**WHAT IS REQUIRED**
The lines from the one with "0.9666|0⟩ + 0.2561|1⟩?" through the last line below are to be copied exactly; no other lines are to be returned.

Source data
- - -
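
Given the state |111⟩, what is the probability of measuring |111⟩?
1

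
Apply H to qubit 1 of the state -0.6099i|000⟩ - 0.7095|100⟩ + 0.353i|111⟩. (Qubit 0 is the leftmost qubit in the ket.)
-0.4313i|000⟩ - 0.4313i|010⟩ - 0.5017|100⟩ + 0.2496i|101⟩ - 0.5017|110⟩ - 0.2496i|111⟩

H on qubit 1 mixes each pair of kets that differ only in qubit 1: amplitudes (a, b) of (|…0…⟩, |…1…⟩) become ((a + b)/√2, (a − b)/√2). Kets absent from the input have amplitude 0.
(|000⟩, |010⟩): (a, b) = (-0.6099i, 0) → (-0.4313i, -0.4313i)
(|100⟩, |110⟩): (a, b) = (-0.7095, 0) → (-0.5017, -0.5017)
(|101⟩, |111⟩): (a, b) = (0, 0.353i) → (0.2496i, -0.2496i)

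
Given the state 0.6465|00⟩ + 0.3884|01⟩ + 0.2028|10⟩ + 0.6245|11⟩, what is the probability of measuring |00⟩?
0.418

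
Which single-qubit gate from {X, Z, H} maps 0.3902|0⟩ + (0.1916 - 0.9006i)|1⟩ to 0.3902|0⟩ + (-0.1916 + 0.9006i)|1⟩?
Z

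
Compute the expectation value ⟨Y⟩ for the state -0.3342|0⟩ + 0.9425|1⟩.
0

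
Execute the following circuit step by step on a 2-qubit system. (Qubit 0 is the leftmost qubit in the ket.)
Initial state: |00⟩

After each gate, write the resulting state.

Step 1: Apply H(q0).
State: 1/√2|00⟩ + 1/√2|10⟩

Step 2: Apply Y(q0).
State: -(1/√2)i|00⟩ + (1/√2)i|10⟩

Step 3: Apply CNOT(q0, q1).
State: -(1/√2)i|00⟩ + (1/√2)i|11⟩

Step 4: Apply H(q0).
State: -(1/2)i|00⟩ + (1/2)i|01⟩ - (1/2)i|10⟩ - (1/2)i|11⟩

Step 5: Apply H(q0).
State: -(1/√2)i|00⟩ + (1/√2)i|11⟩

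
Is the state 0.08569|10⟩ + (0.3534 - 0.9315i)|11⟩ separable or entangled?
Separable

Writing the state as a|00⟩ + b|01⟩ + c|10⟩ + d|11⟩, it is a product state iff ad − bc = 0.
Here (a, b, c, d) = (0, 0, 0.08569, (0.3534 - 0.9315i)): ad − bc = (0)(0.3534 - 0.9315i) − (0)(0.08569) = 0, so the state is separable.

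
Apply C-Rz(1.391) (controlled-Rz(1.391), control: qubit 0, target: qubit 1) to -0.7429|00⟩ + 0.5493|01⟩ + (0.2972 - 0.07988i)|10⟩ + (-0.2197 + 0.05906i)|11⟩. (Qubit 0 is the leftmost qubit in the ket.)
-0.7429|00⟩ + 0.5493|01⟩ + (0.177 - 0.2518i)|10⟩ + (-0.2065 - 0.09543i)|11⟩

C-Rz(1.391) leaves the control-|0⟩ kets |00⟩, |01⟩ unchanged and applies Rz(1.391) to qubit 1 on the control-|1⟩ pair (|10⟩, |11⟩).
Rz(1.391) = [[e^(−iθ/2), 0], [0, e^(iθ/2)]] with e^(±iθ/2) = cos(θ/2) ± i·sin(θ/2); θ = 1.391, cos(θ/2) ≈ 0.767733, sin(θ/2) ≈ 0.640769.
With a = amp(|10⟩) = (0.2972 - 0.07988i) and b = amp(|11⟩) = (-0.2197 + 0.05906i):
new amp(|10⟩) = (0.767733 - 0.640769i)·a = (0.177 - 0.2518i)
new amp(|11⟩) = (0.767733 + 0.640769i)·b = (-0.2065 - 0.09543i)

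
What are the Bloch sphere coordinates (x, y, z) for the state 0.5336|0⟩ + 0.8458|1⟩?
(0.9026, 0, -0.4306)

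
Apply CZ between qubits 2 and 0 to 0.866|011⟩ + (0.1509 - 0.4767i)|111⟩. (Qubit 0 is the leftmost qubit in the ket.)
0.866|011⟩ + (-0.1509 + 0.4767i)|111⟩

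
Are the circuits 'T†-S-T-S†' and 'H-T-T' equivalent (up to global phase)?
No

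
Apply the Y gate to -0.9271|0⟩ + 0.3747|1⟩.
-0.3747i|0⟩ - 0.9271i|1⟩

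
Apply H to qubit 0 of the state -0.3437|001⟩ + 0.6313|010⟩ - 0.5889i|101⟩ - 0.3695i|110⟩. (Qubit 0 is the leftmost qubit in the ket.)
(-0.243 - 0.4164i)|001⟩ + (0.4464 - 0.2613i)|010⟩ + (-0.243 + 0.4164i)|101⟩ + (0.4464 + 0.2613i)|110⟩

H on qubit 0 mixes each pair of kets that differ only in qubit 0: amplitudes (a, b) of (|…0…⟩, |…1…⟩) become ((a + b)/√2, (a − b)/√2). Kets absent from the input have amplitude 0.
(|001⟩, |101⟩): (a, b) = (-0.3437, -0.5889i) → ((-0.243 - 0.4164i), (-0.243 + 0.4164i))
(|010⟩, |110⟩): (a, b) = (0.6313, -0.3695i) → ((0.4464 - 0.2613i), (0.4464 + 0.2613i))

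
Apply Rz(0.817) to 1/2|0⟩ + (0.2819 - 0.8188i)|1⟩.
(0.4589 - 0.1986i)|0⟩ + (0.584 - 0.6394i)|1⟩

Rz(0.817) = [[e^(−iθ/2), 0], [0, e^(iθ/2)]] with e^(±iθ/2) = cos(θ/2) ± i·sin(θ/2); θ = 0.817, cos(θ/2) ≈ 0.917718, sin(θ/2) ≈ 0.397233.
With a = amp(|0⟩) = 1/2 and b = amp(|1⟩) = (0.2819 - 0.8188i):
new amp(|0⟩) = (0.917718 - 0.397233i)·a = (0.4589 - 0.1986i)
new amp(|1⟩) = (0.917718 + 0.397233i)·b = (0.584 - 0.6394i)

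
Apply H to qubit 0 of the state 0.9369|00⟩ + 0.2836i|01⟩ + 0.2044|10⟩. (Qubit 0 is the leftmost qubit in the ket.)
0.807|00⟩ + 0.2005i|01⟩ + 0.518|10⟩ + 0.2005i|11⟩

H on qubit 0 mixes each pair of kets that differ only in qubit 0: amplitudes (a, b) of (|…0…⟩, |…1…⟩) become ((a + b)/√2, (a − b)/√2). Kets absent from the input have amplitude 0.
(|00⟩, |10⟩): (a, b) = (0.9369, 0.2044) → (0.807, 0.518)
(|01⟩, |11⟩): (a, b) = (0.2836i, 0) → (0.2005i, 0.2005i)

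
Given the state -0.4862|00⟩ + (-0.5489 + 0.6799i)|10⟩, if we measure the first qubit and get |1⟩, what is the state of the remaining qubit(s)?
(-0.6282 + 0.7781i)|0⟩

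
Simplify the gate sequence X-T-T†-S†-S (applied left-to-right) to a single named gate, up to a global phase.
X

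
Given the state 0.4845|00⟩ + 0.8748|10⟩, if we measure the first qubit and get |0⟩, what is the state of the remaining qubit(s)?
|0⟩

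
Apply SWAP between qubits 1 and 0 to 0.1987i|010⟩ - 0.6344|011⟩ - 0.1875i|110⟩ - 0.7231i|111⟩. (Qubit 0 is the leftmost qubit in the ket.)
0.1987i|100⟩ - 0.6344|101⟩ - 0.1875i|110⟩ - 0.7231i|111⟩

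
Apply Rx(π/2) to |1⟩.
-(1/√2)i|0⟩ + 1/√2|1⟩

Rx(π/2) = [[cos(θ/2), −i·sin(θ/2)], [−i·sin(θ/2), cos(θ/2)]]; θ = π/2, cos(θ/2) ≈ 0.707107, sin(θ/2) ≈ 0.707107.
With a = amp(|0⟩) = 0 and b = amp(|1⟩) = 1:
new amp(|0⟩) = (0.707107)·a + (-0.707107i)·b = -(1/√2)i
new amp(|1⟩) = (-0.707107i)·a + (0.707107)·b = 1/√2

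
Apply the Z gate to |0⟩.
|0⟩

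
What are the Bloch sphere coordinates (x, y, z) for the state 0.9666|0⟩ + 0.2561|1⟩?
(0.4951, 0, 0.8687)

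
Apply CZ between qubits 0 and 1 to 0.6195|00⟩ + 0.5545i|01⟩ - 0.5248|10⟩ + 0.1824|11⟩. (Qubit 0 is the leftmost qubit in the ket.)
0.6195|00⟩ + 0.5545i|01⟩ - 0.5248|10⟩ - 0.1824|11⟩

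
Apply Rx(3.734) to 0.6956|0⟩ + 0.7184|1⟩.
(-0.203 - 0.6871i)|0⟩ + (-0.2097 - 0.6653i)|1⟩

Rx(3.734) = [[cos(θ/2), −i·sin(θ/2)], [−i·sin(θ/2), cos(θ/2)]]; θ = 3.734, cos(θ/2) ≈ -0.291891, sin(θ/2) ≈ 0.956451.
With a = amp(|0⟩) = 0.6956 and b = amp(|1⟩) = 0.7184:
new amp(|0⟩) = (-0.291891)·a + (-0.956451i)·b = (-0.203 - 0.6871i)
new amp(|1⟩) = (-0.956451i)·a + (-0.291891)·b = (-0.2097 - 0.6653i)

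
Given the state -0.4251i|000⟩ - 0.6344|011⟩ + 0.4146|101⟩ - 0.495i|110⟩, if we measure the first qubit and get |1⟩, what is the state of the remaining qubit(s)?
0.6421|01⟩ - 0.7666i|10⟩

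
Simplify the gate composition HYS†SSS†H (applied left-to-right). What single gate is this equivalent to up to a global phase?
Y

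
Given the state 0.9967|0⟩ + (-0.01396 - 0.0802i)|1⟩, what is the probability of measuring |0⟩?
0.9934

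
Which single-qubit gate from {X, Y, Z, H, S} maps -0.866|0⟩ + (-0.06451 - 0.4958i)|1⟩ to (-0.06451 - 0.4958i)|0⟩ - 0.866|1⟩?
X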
- - -
**EXERCISE OUTPUT**
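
What are the Bloch sphere coordinates (x, y, z) for the state 0.9666|0⟩ + 0.2561|1⟩?
(0.4951, 0, 0.8687)

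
Apply CZ between qubits 0 and 1 to 0.6195|00⟩ + 0.5545i|01⟩ - 0.5248|10⟩ + 0.1824|11⟩. (Qubit 0 is the leftmost qubit in the ket.)
0.6195|00⟩ + 0.5545i|01⟩ - 0.5248|10⟩ - 0.1824|11⟩

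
Apply Rx(3.734) to 0.6956|0⟩ + 0.7184|1⟩.
(-0.203 - 0.6871i)|0⟩ + (-0.2097 - 0.6653i)|1⟩

Rx(3.734) = [[cos(θ/2), −i·sin(θ/2)], [−i·sin(θ/2), cos(θ/2)]]; θ = 3.734, cos(θ/2) ≈ -0.291891, sin(θ/2) ≈ 0.956451.
With a = amp(|0⟩) = 0.6956 and b = amp(|1⟩) = 0.7184:
new amp(|0⟩) = (-0.291891)·a + (-0.956451i)·b = (-0.203 - 0.6871i)
new amp(|1⟩) = (-0.956451i)·a + (-0.291891)·b = (-0.2097 - 0.6653i)

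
Given the state -0.4251i|000⟩ - 0.6344|011⟩ + 0.4146|101⟩ - 0.495i|110⟩, if we measure the first qubit and get |1⟩, what is the state of the remaining qubit(s)?
0.6421|01⟩ - 0.7666i|10⟩

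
Simplify the gate composition HYS†SSS†H (applied left-to-right). What single gate is this equivalent to up to a global phase?
Y

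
Given the state 0.9967|0⟩ + (-0.01396 - 0.0802i)|1⟩, what is the probability of measuring |0⟩?
0.9934

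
Which single-qubit gate from {X, Y, Z, H, S} maps -0.866|0⟩ + (-0.06451 - 0.4958i)|1⟩ to (-0.06451 - 0.4958i)|0⟩ - 0.866|1⟩?
X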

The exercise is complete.